▶ [Your instructions]:
Nothing in the listing may change. Repeat all of it.

══════════════════════════════

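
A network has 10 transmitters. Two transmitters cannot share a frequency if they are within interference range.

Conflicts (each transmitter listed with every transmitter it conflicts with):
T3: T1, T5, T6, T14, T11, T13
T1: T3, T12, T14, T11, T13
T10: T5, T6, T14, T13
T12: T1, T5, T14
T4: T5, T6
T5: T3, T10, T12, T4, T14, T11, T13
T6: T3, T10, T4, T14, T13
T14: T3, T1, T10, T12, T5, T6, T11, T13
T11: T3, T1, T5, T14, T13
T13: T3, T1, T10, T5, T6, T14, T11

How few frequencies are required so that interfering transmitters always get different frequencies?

5

T3, T1, T14, T11, T13 are mutually in conflict, so at least 5 frequencies are needed.
5 frequencies suffice: frequency 1 → {T4, T14}; frequency 2 → {T12, T13}; frequency 3 → {T1, T5, T6}; frequency 4 → {T3, T10}; frequency 5 → {T11}. Each listed conflict is separated.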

══════════════════════════════

▶ [Task result]:
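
A network has 10 transmitters. Two transmitters cannot share a frequency if they are within interference range.

Conflicts (each transmitter listed with every transmitter it conflicts with):
T3: T1, T5, T6, T14, T11, T13
T1: T3, T12, T14, T11, T13
T10: T5, T6, T14, T13
T12: T1, T5, T14
T4: T5, T6
T5: T3, T10, T12, T4, T14, T11, T13
T6: T3, T10, T4, T14, T13
T14: T3, T1, T10, T12, T5, T6, T11, T13
T11: T3, T1, T5, T14, T13
T13: T3, T1, T10, T5, T6, T14, T11

How few frequencies are required so that interfering transmitters always get different frequencies?

5

T3, T1, T14, T11, T13 are mutually in conflict, so at least 5 frequencies are needed.
5 frequencies suffice: frequency 1 → {T4, T14}; frequency 2 → {T12, T13}; frequency 3 → {T1, T5, T6}; frequency 4 → {T3, T10}; frequency 5 → {T11}. Each listed conflict is separated.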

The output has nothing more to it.